• Records for this task:
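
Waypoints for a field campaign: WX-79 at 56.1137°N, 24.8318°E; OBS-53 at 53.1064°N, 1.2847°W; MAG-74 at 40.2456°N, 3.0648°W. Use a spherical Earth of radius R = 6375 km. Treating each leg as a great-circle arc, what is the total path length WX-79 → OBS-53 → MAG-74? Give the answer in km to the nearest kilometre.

3142 km

WX-79→OBS-53: c = 0.267446 rad, d = 1704.97 km
OBS-53→MAG-74: c = 0.225455 rad, d = 1437.27 km
Total = 1704.97 + 1437.27 = 3142.24 km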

• What you will do: Each record above must be restated in full, word for word.

• Answer to the problem:
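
Waypoints for a field campaign: WX-79 at 56.1137°N, 24.8318°E; OBS-53 at 53.1064°N, 1.2847°W; MAG-74 at 40.2456°N, 3.0648°W. Use a spherical Earth of radius R = 6375 km. Treating each leg as a great-circle arc, what is the total path length WX-79 → OBS-53 → MAG-74? Give the answer in km to the nearest kilometre.

3142 km

WX-79→OBS-53: c = 0.267446 rad, d = 1704.97 km
OBS-53→MAG-74: c = 0.225455 rad, d = 1437.27 km
Total = 1704.97 + 1437.27 = 3142.24 km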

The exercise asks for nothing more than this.